| About this exercise |
Within the entries below, find the portion that opens with the line containing "(i) the change" and closes with the line containing "- the employee has". Retype that portion exactly and only.

Dataset entries:
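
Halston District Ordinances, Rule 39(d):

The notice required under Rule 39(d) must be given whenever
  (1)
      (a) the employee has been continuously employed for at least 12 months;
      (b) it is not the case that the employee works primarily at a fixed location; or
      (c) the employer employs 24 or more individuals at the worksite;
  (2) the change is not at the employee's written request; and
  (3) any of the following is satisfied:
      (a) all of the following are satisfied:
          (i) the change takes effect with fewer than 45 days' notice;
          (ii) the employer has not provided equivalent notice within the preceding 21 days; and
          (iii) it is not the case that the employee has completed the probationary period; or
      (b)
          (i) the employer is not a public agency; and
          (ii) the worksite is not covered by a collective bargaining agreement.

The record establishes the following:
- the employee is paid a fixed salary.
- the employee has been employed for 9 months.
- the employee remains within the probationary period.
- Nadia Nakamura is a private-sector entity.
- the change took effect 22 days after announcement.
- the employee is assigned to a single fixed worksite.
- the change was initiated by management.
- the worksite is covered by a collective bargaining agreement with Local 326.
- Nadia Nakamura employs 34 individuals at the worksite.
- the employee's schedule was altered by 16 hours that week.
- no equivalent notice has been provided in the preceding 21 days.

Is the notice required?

(a) tenure ≥ 12 mo. — not met.
(b) not (fixed location) — not satisfied.
(c) ≥ 24 at site — holds.
(1): F OR F OR T → true.
(2) not employee-requested — holds.
(i) < 45 days' notice — satisfied.
(ii) no recent notice — satisfied.
(iii) not (past probation) — met.
(a): T AND T AND T → true.
(i) not (public agency) — holds.
(ii) no CBA — fails.
(b) = T AND F = false.
(3) = T OR F = true.
So Overall is satisfied (T AND T AND T).

Yes — required.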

| Completed exercise |
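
          (i) the change takes effect with fewer than 45 days' notice;
          (ii) the employer has not provided equivalent notice within the preceding 21 days; and
          (iii) it is not the case that the employee has completed the probationary period; or
      (b)
          (i) the employer is not a public agency; and
          (ii) the worksite is not covered by a collective bargaining agreement.

The record establishes the following:
- the employee is paid a fixed salary.
- the employee has been employed for 9 months.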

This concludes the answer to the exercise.